■ Your goal
Print the full listing below exactly, keeping every character as it stands.

■ Data provided
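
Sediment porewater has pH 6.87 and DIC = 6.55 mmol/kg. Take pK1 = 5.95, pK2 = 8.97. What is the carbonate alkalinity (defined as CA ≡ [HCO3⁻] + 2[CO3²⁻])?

CA = 5.90 mmol/kg

CA = [HCO3⁻] + 2[CO3²⁻] = (α₁ + 2α₂)·DIC
At pH 6.87: [H⁺]/K1 = 10^-0.92 = 0.12023, K2/[H⁺] = 10^-2.10 = 0.0079433
α₁ = 1/(1 + 0.12023 + 0.0079433) = 1/1.1282 = 0.8864; α₂ = α₁·K2/[H⁺] = 0.007041
α₁ + 2α₂ = 0.9005
CA = 0.9005 × 6.55 = 5.90 mmol/kg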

■ Answer section
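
Sediment porewater has pH 6.87 and DIC = 6.55 mmol/kg. Take pK1 = 5.95, pK2 = 8.97. What is the carbonate alkalinity (defined as CA ≡ [HCO3⁻] + 2[CO3²⁻])?

CA = 5.90 mmol/kg

CA = [HCO3⁻] + 2[CO3²⁻] = (α₁ + 2α₂)·DIC
At pH 6.87: [H⁺]/K1 = 10^-0.92 = 0.12023, K2/[H⁺] = 10^-2.10 = 0.0079433
α₁ = 1/(1 + 0.12023 + 0.0079433) = 1/1.1282 = 0.8864; α₂ = α₁·K2/[H⁺] = 0.007041
α₁ + 2α₂ = 0.9005
CA = 0.9005 × 6.55 = 5.90 mmol/kg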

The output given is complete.